§ **INSTRUCTIONS FOR THE TASK**
Write down nothing except how many lines in the entries contain "virtual".
** Opening DATASET block **
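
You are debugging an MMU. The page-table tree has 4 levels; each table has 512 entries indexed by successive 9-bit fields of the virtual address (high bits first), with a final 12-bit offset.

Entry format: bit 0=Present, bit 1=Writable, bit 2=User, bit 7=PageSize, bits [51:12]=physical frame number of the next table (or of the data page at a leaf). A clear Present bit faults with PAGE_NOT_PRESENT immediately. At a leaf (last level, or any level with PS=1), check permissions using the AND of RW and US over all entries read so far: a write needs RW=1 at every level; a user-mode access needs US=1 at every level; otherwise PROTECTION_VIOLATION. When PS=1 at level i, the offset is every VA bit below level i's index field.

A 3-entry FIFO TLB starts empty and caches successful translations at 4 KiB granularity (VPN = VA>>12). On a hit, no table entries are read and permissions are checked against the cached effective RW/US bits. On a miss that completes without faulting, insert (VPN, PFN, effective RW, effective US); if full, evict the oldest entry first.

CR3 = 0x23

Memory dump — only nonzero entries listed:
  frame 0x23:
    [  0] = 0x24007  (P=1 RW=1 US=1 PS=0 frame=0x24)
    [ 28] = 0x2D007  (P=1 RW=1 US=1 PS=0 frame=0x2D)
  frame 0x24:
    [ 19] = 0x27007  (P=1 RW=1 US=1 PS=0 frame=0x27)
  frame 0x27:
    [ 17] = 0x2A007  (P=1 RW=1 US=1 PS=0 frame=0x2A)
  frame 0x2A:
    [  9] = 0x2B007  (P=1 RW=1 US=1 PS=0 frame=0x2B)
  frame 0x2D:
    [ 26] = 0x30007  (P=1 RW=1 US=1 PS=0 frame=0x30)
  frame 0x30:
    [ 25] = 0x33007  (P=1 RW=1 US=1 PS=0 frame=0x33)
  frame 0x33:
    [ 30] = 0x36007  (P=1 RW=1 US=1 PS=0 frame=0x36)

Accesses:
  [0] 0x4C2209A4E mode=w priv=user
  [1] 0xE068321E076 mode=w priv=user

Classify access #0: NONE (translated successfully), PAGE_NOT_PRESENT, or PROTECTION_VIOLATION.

Trace:
#0 VA=0x4C2209A4E (w,user):
  [0] read 0x23 idx=0: raw=0x24007 flags P=1 W=1 U=1 S=0
  [1] read 0x24 idx=19: raw=0x27007 flags P=1 W=1 U=1 S=0
  [2] read 0x27 idx=17: raw=0x2A007 flags P=1 W=1 U=1 S=0
  [3] read 0x2A idx=9: raw=0x2B007 flags P=1 W=1 U=1 S=0
  → PA=0x2BA4E  (4 entries read)
#1 VA=0xE068321E076 (w,user):
  [0] read 0x23 idx=28: raw=0x2D007 flags P=1 W=1 U=1 S=0
  [1] read 0x2D idx=26: raw=0x30007 flags P=1 W=1 U=1 S=0
  [2] read 0x30 idx=25: raw=0x33007 flags P=1 W=1 U=1 S=0
  [3] read 0x33 idx=30: raw=0x36007 flags P=1 W=1 U=1 S=0
  → PA=0x36076  (4 entries read)

Access #0 fault: NONE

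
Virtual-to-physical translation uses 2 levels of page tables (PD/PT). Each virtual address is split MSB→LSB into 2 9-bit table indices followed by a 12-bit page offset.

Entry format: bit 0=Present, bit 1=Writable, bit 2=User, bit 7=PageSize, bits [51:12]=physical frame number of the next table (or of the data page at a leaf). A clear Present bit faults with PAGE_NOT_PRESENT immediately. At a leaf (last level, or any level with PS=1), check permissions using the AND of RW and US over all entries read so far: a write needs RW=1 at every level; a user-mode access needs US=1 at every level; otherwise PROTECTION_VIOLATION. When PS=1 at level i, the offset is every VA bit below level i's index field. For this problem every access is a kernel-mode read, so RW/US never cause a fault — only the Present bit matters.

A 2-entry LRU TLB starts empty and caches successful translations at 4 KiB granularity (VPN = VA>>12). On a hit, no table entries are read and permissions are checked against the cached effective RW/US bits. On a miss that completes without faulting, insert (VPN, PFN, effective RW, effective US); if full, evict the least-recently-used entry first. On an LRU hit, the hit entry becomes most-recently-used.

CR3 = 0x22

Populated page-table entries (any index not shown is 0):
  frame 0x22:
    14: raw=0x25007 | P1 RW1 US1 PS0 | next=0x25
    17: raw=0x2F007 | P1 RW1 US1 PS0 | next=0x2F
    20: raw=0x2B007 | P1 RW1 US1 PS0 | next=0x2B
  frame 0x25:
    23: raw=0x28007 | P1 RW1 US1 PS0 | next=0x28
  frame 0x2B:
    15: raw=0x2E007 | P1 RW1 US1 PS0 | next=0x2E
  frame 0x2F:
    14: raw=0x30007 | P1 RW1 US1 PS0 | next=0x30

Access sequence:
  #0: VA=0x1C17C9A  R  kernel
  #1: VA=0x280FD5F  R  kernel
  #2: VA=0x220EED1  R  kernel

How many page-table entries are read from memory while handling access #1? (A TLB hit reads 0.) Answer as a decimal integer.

Trace:
#0 VA=0x1C17C9A (r,kernel):
  L0: frame=0x22 idx=14 entry=0x25007 [P=1 RW=1 US=1 PS=0]
  L1: frame=0x25 idx=23 entry=0x28007 [P=1 RW=1 US=1 PS=0]
  → PA=0x28C9A  (2 entries read)
#1 VA=0x280FD5F (r,kernel):
  L0: frame=0x22 idx=20 entry=0x2B007 [P=1 RW=1 US=1 PS=0]
  L1: frame=0x2B idx=15 entry=0x2E007 [P=1 RW=1 US=1 PS=0]
  → PA=0x2ED5F  (2 entries read)
#2 VA=0x220EED1 (r,kernel):
  L0: frame=0x22 idx=17 entry=0x2F007 [P=1 RW=1 US=1 PS=0]
  L1: frame=0x2F idx=14 entry=0x30007 [P=1 RW=1 US=1 PS=0]
  → PA=0x30ED1  (2 entries read)

Entries read for #1: 2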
** Closing DATASET block **
§ **EXERCISE RESPONSE**
2